Collect all lines from the records below that include the word "parts".

------ GIVEN DATA

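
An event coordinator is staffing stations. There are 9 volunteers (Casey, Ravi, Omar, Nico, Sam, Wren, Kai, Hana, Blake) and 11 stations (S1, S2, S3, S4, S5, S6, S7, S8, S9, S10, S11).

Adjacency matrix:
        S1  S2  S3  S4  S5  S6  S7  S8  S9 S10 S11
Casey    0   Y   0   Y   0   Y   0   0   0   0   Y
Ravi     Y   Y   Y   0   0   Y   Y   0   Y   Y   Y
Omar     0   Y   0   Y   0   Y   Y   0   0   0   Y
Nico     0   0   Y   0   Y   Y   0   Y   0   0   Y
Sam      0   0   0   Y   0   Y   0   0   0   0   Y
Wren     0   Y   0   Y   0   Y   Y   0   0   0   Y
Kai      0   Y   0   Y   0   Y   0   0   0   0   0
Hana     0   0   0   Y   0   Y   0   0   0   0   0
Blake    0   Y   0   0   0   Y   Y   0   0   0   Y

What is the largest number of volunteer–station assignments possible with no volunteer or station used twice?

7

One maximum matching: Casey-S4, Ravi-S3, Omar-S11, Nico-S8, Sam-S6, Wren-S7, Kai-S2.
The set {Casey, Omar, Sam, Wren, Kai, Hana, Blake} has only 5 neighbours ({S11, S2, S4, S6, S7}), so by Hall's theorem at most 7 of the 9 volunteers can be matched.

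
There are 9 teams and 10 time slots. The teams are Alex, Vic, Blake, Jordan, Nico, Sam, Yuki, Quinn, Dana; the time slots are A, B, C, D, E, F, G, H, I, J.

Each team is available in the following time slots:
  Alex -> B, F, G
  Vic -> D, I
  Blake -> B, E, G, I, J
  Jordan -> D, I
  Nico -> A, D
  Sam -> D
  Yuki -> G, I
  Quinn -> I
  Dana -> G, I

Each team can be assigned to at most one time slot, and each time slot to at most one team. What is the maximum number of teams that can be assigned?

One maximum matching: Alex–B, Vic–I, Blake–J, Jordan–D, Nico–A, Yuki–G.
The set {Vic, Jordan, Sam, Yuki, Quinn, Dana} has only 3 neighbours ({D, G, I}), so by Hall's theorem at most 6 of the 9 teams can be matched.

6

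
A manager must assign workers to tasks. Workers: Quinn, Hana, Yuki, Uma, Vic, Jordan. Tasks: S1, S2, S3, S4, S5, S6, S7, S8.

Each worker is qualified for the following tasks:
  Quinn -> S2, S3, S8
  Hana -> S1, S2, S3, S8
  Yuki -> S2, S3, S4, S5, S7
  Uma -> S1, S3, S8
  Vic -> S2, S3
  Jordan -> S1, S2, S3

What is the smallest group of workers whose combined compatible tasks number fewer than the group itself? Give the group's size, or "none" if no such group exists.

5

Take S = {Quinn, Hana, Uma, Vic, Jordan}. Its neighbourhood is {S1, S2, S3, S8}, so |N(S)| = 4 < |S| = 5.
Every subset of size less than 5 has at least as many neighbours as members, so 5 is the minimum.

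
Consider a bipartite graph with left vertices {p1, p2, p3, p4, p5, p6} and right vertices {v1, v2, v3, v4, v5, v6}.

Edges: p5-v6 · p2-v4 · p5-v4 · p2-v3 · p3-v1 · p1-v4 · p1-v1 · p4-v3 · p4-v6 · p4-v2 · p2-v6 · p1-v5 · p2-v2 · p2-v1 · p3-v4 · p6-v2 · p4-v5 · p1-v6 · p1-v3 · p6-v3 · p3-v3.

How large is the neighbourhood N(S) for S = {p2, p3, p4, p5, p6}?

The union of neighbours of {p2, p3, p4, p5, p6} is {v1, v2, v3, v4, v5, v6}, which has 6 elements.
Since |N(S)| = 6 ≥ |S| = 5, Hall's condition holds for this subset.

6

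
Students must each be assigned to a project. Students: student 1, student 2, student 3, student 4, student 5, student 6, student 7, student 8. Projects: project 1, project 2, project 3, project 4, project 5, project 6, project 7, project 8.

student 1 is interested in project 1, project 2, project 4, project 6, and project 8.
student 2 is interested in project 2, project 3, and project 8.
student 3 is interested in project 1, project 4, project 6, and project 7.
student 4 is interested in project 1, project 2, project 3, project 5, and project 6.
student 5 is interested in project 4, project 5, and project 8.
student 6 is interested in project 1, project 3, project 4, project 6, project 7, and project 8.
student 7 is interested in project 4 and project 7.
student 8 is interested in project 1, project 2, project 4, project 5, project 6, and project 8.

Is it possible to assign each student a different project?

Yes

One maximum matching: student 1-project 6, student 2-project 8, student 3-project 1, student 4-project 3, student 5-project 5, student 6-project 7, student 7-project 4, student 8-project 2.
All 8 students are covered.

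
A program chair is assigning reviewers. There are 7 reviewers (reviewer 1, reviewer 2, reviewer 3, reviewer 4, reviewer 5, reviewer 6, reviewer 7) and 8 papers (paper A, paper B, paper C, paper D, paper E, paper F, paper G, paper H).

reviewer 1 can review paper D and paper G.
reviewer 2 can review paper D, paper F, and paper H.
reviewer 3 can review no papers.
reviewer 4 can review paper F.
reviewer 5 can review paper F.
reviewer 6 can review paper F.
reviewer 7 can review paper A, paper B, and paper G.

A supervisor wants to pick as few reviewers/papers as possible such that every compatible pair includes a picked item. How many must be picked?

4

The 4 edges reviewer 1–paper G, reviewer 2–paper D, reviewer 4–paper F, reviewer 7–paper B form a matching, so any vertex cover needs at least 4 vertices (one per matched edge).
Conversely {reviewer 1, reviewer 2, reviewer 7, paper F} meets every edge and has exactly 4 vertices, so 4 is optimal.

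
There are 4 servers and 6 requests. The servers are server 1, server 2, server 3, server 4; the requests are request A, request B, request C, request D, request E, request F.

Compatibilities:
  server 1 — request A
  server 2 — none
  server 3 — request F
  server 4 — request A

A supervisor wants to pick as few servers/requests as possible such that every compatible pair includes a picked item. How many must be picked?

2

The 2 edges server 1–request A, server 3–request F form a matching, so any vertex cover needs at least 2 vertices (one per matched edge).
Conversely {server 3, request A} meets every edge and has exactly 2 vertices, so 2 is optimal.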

------------
------ GIVEN DATA

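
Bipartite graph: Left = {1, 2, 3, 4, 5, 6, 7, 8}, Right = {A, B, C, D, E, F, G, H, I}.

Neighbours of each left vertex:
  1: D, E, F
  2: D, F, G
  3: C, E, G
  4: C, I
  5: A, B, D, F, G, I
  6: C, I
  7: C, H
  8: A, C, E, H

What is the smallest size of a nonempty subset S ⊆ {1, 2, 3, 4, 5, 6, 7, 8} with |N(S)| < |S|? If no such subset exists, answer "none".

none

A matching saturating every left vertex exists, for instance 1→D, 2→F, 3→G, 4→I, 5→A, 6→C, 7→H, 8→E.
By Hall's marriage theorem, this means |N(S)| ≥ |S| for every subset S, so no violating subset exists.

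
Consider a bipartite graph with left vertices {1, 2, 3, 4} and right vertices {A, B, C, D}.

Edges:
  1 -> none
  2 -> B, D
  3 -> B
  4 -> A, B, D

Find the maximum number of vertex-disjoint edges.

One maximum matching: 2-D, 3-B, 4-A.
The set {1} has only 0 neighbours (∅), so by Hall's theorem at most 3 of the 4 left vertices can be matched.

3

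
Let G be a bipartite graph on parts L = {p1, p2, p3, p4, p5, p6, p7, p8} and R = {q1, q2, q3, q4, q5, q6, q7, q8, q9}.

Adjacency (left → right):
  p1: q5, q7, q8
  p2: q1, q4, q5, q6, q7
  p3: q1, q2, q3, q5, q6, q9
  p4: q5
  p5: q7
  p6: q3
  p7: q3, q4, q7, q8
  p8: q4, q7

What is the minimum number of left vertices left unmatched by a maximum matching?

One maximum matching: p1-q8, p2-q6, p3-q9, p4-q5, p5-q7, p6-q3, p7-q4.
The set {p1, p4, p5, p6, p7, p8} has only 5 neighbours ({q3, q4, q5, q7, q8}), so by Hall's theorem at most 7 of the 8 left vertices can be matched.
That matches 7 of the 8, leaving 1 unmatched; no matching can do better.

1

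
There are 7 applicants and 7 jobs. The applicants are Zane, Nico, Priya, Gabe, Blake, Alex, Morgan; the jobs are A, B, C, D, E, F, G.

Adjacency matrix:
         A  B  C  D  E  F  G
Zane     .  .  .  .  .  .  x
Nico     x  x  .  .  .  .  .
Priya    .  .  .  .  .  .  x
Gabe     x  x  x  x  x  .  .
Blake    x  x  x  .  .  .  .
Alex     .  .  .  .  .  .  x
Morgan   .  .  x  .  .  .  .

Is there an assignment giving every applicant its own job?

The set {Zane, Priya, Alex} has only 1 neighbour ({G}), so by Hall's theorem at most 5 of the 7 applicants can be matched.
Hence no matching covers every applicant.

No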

------------
------ GIVEN DATA

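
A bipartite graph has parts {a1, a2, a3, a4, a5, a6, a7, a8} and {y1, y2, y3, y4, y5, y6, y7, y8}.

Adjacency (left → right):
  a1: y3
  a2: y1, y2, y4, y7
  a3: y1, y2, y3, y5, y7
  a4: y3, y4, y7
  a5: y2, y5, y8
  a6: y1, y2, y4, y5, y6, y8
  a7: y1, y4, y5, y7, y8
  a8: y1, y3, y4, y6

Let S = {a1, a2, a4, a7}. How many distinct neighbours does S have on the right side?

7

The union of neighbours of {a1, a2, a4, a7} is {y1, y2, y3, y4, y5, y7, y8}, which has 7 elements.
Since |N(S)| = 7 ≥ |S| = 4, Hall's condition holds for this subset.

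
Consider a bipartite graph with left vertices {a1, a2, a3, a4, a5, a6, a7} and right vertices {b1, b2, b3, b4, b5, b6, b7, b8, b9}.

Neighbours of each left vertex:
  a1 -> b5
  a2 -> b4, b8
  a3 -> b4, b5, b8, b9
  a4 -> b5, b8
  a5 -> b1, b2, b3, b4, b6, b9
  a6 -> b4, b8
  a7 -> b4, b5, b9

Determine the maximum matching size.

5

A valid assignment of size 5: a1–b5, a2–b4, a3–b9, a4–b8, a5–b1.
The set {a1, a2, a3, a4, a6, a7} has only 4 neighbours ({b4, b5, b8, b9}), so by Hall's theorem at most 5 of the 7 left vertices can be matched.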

------------

ANSWER TO THIS PROBLEM:
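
Let G be a bipartite graph on parts L = {p1, p2, p3, p4, p5, p6, p7, p8} and R = {q1, q2, q3, q4, q5, q6, q7, q8, q9}.
A bipartite graph has parts {a1, a2, a3, a4, a5, a6, a7, a8} and {y1, y2, y3, y4, y5, y6, y7, y8}.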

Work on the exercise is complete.